■ **Problem to work on**
Which lines in the data contain the word "Answer"? Please copy each of them.

# # # # # # #

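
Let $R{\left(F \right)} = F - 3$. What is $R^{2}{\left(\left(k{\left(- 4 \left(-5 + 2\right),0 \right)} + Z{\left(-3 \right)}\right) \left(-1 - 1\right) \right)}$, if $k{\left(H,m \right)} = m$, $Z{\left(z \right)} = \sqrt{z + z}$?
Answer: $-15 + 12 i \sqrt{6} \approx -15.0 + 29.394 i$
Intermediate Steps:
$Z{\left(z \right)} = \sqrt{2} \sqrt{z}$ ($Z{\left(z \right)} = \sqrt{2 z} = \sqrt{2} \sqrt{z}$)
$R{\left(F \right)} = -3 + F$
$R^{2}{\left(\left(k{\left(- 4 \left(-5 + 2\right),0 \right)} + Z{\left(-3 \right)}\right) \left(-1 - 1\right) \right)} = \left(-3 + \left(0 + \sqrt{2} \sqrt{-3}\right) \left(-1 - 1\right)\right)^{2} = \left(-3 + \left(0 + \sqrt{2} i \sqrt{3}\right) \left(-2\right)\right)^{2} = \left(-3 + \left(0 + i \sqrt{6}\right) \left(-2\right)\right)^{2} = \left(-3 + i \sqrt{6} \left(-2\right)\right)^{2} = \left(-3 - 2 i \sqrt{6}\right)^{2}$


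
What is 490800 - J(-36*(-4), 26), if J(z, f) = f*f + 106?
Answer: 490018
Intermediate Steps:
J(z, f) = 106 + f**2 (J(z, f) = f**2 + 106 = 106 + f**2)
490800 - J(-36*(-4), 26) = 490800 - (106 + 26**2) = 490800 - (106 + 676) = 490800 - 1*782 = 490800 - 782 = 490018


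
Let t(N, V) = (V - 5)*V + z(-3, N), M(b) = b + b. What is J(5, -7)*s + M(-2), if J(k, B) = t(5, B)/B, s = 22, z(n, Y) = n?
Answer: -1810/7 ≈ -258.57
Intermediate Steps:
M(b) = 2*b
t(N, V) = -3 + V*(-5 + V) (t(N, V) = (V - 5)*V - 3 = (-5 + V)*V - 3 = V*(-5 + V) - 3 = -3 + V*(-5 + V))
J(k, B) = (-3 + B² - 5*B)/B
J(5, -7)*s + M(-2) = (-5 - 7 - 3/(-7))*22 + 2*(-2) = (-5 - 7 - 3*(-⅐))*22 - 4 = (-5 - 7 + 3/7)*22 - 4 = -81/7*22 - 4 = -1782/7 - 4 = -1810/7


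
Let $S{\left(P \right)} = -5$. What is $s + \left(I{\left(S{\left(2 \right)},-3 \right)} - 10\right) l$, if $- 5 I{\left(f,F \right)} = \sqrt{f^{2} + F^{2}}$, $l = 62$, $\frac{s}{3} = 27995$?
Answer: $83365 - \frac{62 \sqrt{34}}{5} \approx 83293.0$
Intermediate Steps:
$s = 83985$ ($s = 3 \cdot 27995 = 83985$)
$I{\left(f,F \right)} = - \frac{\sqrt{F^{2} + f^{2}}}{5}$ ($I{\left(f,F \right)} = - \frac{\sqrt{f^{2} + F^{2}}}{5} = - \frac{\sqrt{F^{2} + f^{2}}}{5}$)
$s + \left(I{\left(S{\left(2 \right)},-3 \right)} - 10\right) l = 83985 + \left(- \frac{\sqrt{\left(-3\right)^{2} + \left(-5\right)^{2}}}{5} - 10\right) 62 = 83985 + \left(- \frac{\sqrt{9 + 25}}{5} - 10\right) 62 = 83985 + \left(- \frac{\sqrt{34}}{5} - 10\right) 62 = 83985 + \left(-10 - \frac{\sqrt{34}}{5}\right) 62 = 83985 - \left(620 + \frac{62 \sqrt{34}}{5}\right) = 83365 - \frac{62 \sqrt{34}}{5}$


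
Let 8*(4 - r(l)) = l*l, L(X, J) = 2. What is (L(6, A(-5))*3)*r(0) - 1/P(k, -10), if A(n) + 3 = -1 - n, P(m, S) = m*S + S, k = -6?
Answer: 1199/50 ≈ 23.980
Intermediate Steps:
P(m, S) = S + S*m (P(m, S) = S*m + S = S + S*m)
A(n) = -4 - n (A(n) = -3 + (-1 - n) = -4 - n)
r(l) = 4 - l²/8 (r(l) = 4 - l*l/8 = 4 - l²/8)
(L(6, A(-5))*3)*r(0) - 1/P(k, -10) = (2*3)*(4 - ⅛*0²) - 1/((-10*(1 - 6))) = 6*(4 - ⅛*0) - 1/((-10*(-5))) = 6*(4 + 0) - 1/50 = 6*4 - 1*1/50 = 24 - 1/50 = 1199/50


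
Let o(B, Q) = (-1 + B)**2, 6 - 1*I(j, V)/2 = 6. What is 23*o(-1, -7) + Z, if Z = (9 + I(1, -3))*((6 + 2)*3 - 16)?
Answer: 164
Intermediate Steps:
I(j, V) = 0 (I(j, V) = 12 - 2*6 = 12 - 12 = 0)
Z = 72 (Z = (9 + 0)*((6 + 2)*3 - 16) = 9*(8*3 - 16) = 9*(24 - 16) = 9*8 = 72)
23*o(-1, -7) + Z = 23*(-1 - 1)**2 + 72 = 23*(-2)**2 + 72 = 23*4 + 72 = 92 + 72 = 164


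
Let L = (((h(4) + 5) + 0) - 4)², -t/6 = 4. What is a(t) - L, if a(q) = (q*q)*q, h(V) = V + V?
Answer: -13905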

# # # # # # #

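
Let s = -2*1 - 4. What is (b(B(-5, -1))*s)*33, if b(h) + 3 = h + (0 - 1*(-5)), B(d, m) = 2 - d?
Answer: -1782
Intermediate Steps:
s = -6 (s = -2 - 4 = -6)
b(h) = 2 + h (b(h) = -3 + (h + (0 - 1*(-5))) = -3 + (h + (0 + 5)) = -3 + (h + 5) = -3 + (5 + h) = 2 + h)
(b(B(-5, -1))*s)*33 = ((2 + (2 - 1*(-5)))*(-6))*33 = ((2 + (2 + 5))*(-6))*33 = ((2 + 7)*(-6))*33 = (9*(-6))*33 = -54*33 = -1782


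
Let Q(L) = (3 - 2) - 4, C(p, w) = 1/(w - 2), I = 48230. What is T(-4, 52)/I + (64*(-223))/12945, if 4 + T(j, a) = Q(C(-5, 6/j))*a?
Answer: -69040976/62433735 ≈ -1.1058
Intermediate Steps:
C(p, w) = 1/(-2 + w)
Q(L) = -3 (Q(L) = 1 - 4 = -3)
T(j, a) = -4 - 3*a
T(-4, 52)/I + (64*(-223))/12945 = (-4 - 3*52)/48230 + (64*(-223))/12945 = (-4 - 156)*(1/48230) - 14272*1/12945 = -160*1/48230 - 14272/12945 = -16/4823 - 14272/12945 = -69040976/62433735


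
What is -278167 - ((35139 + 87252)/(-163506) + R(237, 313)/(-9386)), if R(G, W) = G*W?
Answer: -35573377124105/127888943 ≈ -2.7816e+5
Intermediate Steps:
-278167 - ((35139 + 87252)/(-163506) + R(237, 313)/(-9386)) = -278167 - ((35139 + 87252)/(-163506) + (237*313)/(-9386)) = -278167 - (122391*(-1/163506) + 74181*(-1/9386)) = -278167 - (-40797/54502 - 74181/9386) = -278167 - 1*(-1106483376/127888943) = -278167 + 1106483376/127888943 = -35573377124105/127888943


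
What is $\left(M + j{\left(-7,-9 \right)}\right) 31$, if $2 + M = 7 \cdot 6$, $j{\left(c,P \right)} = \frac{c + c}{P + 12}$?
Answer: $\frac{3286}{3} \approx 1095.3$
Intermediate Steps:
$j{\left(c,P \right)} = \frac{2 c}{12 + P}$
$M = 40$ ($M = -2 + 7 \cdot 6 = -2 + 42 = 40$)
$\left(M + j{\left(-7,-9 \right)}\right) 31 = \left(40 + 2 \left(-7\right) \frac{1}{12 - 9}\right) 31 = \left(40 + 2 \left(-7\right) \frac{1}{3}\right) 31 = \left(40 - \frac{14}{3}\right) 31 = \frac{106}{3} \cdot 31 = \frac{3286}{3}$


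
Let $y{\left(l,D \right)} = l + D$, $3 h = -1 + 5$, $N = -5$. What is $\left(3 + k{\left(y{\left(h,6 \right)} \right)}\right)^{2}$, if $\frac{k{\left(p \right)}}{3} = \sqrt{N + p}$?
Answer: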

# # # # # # #

■ **Written response**
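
Answer: $-15 + 12 i \sqrt{6} \approx -15.0 + 29.394 i$
Answer: 490018
Answer: -1810/7 ≈ -258.57
Answer: $83365 - \frac{62 \sqrt{34}}{5} \approx 83293.0$
Answer: 1199/50 ≈ 23.980
Answer: 164
Answer: -13905
Answer: -1782
Answer: -69040976/62433735 ≈ -1.1058
Answer: -35573377124105/127888943 ≈ -2.7816e+5
Answer: $\frac{3286}{3} \approx 1095.3$
Answer: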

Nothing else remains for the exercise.